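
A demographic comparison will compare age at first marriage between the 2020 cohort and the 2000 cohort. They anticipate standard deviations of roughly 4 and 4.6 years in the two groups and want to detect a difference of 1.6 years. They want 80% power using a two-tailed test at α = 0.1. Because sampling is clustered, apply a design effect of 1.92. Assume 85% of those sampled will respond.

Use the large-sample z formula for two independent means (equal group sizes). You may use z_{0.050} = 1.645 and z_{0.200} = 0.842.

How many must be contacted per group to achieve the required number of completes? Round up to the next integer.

n = (z_{α/2} + z_β)² · (σ₁² + σ₂²) / δ²
  = (1.645 + 0.842)² · (4² + 4.6² = 37.16) / 1.6²
  = 6.1852 · 37.16 / 2.56
  = 89.78
Design effect: 1.92 × 89.78 = 172.38.
Adjust for 85% response: 172.38 / 0.85 = 202.80.
Round up → n = 203 per group.

n = 203 per group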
******
Every entry above needs to be duplicated exactly.

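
A demographic comparison will compare age at first marriage between the 2020 cohort and the 2000 cohort. They anticipate standard deviations of roughly 4 and 4.6 years in the two groups and want to detect a difference of 1.6 years. They want 80% power using a two-tailed test at α = 0.1. Because sampling is clustered, apply a design effect of 1.92. Assume 85% of those sampled will respond.

Use the large-sample z formula for two independent means (equal group sizes). You may use z_{0.050} = 1.645 and z_{0.200} = 0.842.

How many must be contacted per group to achieve the required number of completes? Round up to the next integer.

n = (z_{α/2} + z_β)² · (σ₁² + σ₂²) / δ²
  = (1.645 + 0.842)² · (4² + 4.6² = 37.16) / 1.6²
  = 6.1852 · 37.16 / 2.56
  = 89.78
Design effect: 1.92 × 89.78 = 172.38.
Adjust for 85% response: 172.38 / 0.85 = 202.80.
Round up → n = 203 per group.

n = 203 per group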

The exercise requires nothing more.